Work to complete
Beneath this line is the data. Output exactly the lines from the line with "8 VMs have sizes" to the line with "Consider 11 VMs", both ends included, and nothing more.

(Records from a dataset)
[Start of Attachment]

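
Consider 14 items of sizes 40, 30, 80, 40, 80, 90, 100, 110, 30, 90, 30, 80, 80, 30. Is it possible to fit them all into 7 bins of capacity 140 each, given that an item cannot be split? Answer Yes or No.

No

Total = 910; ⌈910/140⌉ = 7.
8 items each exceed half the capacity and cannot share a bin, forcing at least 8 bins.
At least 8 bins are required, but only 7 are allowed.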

[End of Attachment]
[Start of Attachment]

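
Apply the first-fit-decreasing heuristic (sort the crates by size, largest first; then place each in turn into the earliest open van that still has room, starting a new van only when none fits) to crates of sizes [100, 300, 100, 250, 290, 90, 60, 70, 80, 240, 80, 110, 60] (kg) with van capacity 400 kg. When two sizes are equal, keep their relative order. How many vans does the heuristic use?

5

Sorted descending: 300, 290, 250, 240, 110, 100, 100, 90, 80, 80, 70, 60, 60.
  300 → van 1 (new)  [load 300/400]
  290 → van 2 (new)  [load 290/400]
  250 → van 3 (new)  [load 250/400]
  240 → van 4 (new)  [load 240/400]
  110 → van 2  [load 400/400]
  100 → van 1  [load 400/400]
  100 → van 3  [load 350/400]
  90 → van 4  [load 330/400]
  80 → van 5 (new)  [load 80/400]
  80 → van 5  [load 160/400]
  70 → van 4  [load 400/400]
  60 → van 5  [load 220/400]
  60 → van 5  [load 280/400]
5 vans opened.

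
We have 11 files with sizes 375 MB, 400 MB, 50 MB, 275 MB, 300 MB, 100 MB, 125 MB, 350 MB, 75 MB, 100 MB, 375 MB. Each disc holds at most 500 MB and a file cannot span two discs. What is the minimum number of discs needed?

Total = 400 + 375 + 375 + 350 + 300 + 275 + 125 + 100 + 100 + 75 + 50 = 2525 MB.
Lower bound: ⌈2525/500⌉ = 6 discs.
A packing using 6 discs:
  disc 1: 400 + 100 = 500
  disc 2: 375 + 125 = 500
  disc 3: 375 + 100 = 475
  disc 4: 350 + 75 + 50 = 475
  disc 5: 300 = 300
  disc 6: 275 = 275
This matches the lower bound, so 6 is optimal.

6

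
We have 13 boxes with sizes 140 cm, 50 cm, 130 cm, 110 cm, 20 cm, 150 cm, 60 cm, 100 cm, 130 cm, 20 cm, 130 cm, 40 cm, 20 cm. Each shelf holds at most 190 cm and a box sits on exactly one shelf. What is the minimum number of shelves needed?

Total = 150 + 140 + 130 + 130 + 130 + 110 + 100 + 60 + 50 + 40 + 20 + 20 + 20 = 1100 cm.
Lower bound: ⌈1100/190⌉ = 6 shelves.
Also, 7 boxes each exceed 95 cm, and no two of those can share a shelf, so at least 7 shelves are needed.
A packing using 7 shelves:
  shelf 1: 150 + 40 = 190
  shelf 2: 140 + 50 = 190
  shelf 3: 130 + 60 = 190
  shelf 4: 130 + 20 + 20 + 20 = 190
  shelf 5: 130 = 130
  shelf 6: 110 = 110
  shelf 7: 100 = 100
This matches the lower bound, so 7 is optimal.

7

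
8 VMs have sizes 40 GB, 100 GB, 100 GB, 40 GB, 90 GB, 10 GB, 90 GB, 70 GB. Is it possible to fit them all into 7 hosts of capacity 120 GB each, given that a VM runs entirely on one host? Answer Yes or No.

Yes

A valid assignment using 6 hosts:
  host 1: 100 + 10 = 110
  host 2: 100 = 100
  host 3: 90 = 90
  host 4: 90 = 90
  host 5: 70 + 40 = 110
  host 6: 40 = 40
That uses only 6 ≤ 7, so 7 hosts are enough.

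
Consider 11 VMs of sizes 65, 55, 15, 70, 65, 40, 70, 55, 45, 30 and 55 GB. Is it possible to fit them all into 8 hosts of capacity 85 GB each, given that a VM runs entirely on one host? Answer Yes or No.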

[End of Attachment]

Reply
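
8 VMs have sizes 40 GB, 100 GB, 100 GB, 40 GB, 90 GB, 10 GB, 90 GB, 70 GB. Is it possible to fit them all into 7 hosts of capacity 120 GB each, given that a VM runs entirely on one host? Answer Yes or No.

Yes

A valid assignment using 6 hosts:
  host 1: 100 + 10 = 110
  host 2: 100 = 100
  host 3: 90 = 90
  host 4: 90 = 90
  host 5: 70 + 40 = 110
  host 6: 40 = 40
That uses only 6 ≤ 7, so 7 hosts are enough.

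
Consider 11 VMs of sizes 65, 55, 15, 70, 65, 40, 70, 55, 45, 30 and 55 GB. Is it possible to fit them all into 8 hosts of capacity 85 GB each, given that a VM runs entirely on one host? Answer Yes or No.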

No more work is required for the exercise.